:: DATA FOR REVIEW ::
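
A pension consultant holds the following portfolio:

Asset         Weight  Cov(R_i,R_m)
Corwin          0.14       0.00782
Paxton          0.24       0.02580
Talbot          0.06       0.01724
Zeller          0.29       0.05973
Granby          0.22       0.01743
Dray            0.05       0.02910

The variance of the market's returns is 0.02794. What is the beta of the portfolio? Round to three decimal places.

1.107

β_Corwin = 0.00782 / 0.02794 = 0.2799
β_Paxton = 0.02580 / 0.02794 = 0.9234
β_Talbot = 0.01724 / 0.02794 = 0.6170
β_Zeller = 0.05973 / 0.02794 = 2.1378
β_Granby = 0.01743 / 0.02794 = 0.6238
β_Dray = 0.02910 / 0.02794 = 1.0415
β_P = Σ w_i β_i = 0.14×0.2799 + 0.24×0.9234 + 0.06×0.6170 + 0.29×2.1378 + 0.22×0.6238 + 0.05×1.0415 = 1.1071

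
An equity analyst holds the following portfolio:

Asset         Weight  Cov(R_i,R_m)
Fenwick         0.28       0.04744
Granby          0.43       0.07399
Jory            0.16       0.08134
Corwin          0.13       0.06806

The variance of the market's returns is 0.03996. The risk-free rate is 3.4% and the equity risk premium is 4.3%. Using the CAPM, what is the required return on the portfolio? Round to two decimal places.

β_Fenwick = 0.04744 / 0.03996 = 1.1872
β_Granby = 0.07399 / 0.03996 = 1.8516
β_Jory = 0.08134 / 0.03996 = 2.0355
β_Corwin = 0.06806 / 0.03996 = 1.7032
β_P = Σ w_i β_i = 0.28×1.1872 + 0.43×1.8516 + 0.16×2.0355 + 0.13×1.7032 = 1.6757
E(R_P) = R_f + β_P × MRP = 3.4% + 1.6757 × 4.3% = 10.61%

10.61%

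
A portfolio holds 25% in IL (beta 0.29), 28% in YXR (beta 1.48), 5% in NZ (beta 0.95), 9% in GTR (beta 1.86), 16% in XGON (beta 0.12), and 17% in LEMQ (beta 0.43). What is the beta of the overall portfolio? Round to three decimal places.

0.794

β_P = Σ w_i β_i = 0.25×0.29 + 0.28×1.48 + 0.05×0.95 + 0.09×1.86 + 0.16×0.12 + 0.17×0.43 = 0.7941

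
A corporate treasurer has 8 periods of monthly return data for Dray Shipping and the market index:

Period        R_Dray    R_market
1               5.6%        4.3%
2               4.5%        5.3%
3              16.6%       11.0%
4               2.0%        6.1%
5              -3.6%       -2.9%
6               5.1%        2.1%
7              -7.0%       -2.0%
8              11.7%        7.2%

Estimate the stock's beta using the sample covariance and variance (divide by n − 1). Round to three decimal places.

Mean R_i = (5.6 + 4.5 + 16.6 + 2.0 − 3.6 + 5.1 − 7.0 + 11.7) / 8 = 4.3625%
Mean R_m = (4.3 + 5.3 + 11.0 + 6.1 − 2.9 + 2.1 − 2.0 + 7.2) / 8 = 3.8875%
Σ(R_i − R̄_i)(R_m − R̄_m) = 226.4463  ⇒  Cov = 226.4463 / 7 = 32.3495
Σ(R_m − R̄_m)² = 152.5488  ⇒  Var(R_m) = 152.5488 / 7 = 21.7927
β = Cov / Var(R_m) = 32.3495 / 21.7927 = 1.4844

1.484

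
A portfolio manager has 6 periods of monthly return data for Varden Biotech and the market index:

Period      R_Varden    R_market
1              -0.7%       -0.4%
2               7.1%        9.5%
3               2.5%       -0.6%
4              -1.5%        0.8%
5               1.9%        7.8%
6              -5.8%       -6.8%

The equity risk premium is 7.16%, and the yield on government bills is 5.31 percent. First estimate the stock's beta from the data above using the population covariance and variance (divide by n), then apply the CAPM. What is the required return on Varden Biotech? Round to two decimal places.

9.80%

Mean R_i = (-0.7 + 7.1 + 2.5 − 1.5 + 1.9 − 5.8) / 6 = 0.5833%
Mean R_m = (-0.4 + 9.5 − 0.6 + 0.8 + 7.8 − 6.8) / 6 = 1.7167%
Σ(R_i − R̄_i)(R_m − R̄_m) = 113.2817  ⇒  Cov = 113.2817 / 6 = 18.8803
Σ(R_m − R̄_m)² = 180.8083  ⇒  Var(R_m) = 180.8083 / 6 = 30.1347
β = Cov / Var(R_m) = 18.8803 / 30.1347 = 0.6265
E(R) = R_f + β × MRP = 5.31% + 0.6265 × 7.16% = 9.80%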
:::
▶ **WHAT YOU SHOULD DO**:
For every line above that includes the word "following", return the line.

▶ **RESPONSE BELOW**:
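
A pension consultant holds the following portfolio:
An equity analyst holds the following portfolio: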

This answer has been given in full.